START Information provided

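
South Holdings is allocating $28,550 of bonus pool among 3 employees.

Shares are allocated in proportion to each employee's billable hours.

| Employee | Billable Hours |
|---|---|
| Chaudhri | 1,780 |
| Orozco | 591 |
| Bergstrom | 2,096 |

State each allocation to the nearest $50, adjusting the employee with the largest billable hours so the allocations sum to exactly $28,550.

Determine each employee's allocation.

Chaudhri: $11,400 · Orozco: $3,800 · Bergstrom: $13,350

Total billable hours = 4,467.
Proportional shares: Chaudhri 1,780/4,467 × $28,550 = 11,376.54; Orozco 591/4,467 × $28,550 = 3,777.27; Bergstrom 2,096/4,467 × $28,550 = 13,396.19.
After rounding ($50): Chaudhri $11,400; Orozco $3,800; Bergstrom $13,400. Sum = $28,600.
Difference $28,550 − $28,600 = −$50 applied to largest billable hours (Bergstrom): Bergstrom becomes $13,350.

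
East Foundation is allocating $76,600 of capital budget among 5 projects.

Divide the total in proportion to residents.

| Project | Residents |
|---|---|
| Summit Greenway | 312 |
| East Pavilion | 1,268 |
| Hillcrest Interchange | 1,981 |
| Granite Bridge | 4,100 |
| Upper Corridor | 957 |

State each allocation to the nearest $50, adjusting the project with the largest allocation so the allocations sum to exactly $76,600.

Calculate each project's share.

Summit Greenway: $2,750; East Pavilion: $11,250; Hillcrest Interchange: $17,600; Granite Bridge: $36,500; Upper Corridor: $8,500

Combined residents = 8,618.
Proportional shares: Summit Greenway 312/8,618 × $76,600 = 2,773.17; East Pavilion 1,268/8,618 × $76,600 = 11,270.46; Hillcrest Interchange 1,981/8,618 × $76,600 = 17,607.87; Granite Bridge 4,100/8,618 × $76,600 = 36,442.33; Upper Corridor 957/8,618 × $76,600 = 8,506.17.
At nearest $50: Summit Greenway $2,750; East Pavilion $11,250; Hillcrest Interchange $17,600; Granite Bridge $36,450; Upper Corridor $8,500. Sum = $76,550.
Difference $76,600 − $76,550 = +$50 applied to largest allocation (Granite Bridge): Granite Bridge becomes $36,500.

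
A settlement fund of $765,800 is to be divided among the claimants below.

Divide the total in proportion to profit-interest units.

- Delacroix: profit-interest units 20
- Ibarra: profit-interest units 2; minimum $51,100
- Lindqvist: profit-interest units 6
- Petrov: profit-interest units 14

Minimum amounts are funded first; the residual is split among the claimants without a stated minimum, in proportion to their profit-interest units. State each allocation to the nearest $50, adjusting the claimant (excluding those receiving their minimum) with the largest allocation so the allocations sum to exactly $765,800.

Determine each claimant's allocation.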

END Information provided

Task instructions: Give only how many lines above hold "allocating".

Problem solution: 2